== RECORD EXTRACTS

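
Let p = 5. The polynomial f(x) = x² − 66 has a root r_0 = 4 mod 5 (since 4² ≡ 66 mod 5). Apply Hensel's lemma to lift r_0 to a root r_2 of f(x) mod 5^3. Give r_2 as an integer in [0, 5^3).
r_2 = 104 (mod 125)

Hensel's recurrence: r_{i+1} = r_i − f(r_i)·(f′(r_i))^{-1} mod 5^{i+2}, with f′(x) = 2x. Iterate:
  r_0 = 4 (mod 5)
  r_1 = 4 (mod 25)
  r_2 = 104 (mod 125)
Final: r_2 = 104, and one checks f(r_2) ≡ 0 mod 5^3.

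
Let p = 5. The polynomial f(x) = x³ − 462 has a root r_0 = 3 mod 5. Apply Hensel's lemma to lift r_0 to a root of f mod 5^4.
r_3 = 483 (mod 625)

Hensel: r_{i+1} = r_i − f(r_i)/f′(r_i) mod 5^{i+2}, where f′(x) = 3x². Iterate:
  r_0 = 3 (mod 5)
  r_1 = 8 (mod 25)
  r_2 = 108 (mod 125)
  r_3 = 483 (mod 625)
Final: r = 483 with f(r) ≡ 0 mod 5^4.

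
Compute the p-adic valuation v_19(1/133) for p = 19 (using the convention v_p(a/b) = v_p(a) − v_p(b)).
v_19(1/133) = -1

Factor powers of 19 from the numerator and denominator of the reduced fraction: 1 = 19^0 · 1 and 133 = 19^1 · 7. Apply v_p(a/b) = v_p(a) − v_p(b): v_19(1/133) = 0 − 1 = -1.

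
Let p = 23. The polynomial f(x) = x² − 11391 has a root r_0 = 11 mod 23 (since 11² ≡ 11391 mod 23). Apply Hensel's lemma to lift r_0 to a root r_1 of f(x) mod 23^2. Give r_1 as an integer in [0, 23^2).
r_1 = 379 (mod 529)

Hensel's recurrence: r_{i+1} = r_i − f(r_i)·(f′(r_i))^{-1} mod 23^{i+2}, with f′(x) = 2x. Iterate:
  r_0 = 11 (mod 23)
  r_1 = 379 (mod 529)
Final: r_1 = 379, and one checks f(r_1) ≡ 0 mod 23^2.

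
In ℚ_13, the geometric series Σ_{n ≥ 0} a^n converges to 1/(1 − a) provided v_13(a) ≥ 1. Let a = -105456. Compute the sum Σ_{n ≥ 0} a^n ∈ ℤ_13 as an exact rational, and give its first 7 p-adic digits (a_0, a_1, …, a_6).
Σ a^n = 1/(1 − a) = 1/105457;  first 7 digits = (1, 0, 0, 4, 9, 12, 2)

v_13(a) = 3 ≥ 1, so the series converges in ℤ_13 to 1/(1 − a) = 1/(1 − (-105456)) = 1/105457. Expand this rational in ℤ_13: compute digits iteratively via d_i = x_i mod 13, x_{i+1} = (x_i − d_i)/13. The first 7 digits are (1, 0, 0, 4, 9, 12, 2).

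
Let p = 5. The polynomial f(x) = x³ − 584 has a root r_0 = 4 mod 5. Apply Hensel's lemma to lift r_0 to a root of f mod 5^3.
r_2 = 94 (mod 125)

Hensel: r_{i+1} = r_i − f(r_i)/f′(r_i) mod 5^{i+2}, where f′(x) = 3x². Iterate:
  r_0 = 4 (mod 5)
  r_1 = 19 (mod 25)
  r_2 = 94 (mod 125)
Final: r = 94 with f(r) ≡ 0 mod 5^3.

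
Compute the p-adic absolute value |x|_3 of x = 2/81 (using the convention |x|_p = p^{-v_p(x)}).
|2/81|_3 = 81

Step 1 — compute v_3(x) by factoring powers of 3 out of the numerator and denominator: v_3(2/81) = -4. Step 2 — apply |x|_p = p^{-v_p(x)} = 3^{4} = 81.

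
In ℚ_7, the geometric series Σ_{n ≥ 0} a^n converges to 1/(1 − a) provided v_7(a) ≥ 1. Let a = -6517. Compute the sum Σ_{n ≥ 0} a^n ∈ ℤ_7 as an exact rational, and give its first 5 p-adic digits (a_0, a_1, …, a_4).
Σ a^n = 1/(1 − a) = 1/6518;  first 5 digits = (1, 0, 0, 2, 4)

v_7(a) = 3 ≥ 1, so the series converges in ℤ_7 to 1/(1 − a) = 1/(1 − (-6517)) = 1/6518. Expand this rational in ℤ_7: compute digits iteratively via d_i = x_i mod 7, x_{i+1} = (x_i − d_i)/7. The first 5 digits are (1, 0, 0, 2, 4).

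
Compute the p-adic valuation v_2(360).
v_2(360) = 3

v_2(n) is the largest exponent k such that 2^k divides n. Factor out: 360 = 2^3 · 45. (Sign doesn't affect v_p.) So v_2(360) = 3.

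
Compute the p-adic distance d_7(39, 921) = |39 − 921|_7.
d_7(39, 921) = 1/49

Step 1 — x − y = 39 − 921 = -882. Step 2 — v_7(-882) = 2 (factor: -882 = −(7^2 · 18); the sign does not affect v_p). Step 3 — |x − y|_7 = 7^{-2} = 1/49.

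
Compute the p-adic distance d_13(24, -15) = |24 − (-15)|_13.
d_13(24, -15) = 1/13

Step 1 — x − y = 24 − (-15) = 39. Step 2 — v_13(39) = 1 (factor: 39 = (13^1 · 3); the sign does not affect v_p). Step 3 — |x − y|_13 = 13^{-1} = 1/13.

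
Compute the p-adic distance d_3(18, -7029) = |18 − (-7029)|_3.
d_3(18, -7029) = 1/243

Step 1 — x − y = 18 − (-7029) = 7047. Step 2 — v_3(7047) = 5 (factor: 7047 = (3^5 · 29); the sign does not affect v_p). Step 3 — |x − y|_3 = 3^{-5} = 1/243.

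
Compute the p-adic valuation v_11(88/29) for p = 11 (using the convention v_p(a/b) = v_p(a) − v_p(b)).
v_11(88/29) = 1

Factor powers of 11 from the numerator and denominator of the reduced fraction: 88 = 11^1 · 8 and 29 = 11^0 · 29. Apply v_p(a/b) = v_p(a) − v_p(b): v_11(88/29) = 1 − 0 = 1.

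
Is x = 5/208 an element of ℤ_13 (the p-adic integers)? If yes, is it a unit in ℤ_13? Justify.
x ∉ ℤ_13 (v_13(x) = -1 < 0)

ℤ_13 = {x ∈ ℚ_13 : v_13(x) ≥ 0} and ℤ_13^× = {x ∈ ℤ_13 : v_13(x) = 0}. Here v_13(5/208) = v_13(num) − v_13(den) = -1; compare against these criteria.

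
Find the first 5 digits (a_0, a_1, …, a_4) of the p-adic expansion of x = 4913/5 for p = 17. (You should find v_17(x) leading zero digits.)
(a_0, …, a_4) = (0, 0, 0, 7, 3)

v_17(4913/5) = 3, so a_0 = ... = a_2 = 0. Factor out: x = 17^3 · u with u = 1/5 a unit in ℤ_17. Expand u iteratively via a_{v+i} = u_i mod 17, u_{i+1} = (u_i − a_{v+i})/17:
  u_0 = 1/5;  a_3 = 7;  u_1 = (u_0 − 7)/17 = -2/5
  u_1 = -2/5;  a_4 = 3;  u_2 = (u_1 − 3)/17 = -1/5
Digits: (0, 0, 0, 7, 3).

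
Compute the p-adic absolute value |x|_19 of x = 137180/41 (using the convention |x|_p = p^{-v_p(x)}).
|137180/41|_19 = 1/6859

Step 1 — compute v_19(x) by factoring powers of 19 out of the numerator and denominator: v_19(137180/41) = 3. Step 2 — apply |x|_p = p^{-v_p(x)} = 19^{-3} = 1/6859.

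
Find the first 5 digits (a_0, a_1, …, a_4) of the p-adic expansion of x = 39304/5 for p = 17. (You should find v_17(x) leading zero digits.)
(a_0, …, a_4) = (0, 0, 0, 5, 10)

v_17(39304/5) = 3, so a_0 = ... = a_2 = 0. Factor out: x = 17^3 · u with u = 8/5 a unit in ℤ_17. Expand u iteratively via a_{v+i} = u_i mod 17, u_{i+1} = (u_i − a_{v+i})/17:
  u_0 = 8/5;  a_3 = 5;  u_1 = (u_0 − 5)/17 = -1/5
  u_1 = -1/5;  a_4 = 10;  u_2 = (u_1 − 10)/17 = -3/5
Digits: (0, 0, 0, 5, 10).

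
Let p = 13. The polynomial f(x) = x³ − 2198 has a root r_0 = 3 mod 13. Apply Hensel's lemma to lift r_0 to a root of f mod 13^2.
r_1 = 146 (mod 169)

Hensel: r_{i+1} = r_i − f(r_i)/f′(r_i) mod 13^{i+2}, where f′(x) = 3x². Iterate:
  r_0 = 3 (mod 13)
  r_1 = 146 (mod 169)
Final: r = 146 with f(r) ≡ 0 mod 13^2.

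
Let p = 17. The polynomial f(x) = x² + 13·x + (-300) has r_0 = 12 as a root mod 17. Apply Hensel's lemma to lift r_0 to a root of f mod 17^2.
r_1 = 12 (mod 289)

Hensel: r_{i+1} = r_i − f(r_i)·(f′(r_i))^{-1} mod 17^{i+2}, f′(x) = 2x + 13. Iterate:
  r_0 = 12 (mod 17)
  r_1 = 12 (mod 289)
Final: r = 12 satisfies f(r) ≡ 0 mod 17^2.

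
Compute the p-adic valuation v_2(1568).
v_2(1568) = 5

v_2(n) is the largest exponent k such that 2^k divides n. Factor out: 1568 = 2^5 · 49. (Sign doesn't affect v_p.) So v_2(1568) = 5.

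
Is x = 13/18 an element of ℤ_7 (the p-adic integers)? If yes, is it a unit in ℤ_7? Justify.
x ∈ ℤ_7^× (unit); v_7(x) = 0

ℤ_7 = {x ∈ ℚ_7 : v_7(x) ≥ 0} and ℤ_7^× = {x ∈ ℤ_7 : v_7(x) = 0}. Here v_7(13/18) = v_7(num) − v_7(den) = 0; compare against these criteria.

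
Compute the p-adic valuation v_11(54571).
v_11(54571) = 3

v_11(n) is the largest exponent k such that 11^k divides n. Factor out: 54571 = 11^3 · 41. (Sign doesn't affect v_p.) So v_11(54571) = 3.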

====

*WORK TO BE COMPLETED:* Reproduce only the lines from the line containing "Let p = 13." to the last line of the material above, both of those lines included.

*ANSWER AREA:*
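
Let p = 13. The polynomial f(x) = x³ − 2198 has a root r_0 = 3 mod 13. Apply Hensel's lemma to lift r_0 to a root of f mod 13^2.
r_1 = 146 (mod 169)

Hensel: r_{i+1} = r_i − f(r_i)/f′(r_i) mod 13^{i+2}, where f′(x) = 3x². Iterate:
  r_0 = 3 (mod 13)
  r_1 = 146 (mod 169)
Final: r = 146 with f(r) ≡ 0 mod 13^2.

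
Let p = 17. The polynomial f(x) = x² + 13·x + (-300) has r_0 = 12 as a root mod 17. Apply Hensel's lemma to lift r_0 to a root of f mod 17^2.
r_1 = 12 (mod 289)

Hensel: r_{i+1} = r_i − f(r_i)·(f′(r_i))^{-1} mod 17^{i+2}, f′(x) = 2x + 13. Iterate:
  r_0 = 12 (mod 17)
  r_1 = 12 (mod 289)
Final: r = 12 satisfies f(r) ≡ 0 mod 17^2.

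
Compute the p-adic valuation v_2(1568).
v_2(1568) = 5

v_2(n) is the largest exponent k such that 2^k divides n. Factor out: 1568 = 2^5 · 49. (Sign doesn't affect v_p.) So v_2(1568) = 5.

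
Is x = 13/18 an element of ℤ_7 (the p-adic integers)? If yes, is it a unit in ℤ_7? Justify.
x ∈ ℤ_7^× (unit); v_7(x) = 0

ℤ_7 = {x ∈ ℚ_7 : v_7(x) ≥ 0} and ℤ_7^× = {x ∈ ℤ_7 : v_7(x) = 0}. Here v_7(13/18) = v_7(num) − v_7(den) = 0; compare against these criteria.

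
Compute the p-adic valuation v_11(54571).
v_11(54571) = 3

v_11(n) is the largest exponent k such that 11^k divides n. Factor out: 54571 = 11^3 · 41. (Sign doesn't affect v_p.) So v_11(54571) = 3.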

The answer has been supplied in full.